═════ Data shown ═════
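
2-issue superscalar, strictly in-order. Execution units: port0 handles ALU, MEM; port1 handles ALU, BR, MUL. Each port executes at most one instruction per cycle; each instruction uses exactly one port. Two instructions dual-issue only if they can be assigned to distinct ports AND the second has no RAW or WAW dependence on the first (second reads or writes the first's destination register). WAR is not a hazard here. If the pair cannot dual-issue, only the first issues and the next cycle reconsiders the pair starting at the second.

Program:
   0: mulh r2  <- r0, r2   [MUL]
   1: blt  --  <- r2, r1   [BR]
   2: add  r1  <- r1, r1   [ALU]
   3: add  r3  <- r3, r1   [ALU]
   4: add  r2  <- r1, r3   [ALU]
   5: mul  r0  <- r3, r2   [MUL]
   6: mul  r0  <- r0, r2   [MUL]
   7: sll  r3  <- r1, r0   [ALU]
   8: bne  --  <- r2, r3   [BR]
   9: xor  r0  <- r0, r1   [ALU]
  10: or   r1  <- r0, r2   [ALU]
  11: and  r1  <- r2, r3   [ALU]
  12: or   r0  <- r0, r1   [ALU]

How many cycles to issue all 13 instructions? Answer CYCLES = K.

CYCLES = 11

  cy0 -> i0 (mulh.MUL) no-port MUL/BR
  cy1 -> i1&i2 (blt.BR;add.ALU) pair
  cy2 -> i3 (add.ALU) RAW r3
  cy3 -> i4 (add.ALU) RAW r2
  cy4 -> i5 (mul.MUL) no-port MUL/MUL
  cy5 -> i6 (mul.MUL) RAW r0
  cy6 -> i7 (sll.ALU) RAW r3
  cy7 -> i8&i9 (bne.BR;xor.ALU) pair
  cy8 -> i10 (or.ALU) WAW r1
  cy9 -> i11 (and.ALU) RAW r1
  cy10 -> i12 (or.ALU) tail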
═════
→ Task to complete:
Output the entries verbatim.

→ Written response:
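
2-issue superscalar, strictly in-order. Execution units: port0 handles ALU, MEM; port1 handles ALU, BR, MUL. Each port executes at most one instruction per cycle; each instruction uses exactly one port. Two instructions dual-issue only if they can be assigned to distinct ports AND the second has no RAW or WAW dependence on the first (second reads or writes the first's destination register). WAR is not a hazard here. If the pair cannot dual-issue, only the first issues and the next cycle reconsiders the pair starting at the second.

Program:
   0: mulh r2  <- r0, r2   [MUL]
   1: blt  --  <- r2, r1   [BR]
   2: add  r1  <- r1, r1   [ALU]
   3: add  r3  <- r3, r1   [ALU]
   4: add  r2  <- r1, r3   [ALU]
   5: mul  r0  <- r3, r2   [MUL]
   6: mul  r0  <- r0, r2   [MUL]
   7: sll  r3  <- r1, r0   [ALU]
   8: bne  --  <- r2, r3   [BR]
   9: xor  r0  <- r0, r1   [ALU]
  10: or   r1  <- r0, r2   [ALU]
  11: and  r1  <- r2, r3   [ALU]
  12: or   r0  <- r0, r1   [ALU]

How many cycles to issue all 13 instructions? Answer CYCLES = K.

CYCLES = 11

  cy0 -> i0 (mulh.MUL) no-port MUL/BR
  cy1 -> i1&i2 (blt.BR;add.ALU) pair
  cy2 -> i3 (add.ALU) RAW r3
  cy3 -> i4 (add.ALU) RAW r2
  cy4 -> i5 (mul.MUL) no-port MUL/MUL
  cy5 -> i6 (mul.MUL) RAW r0
  cy6 -> i7 (sll.ALU) RAW r3
  cy7 -> i8&i9 (bne.BR;xor.ALU) pair
  cy8 -> i10 (or.ALU) WAW r1
  cy9 -> i11 (and.ALU) RAW r1
  cy10 -> i12 (or.ALU) tail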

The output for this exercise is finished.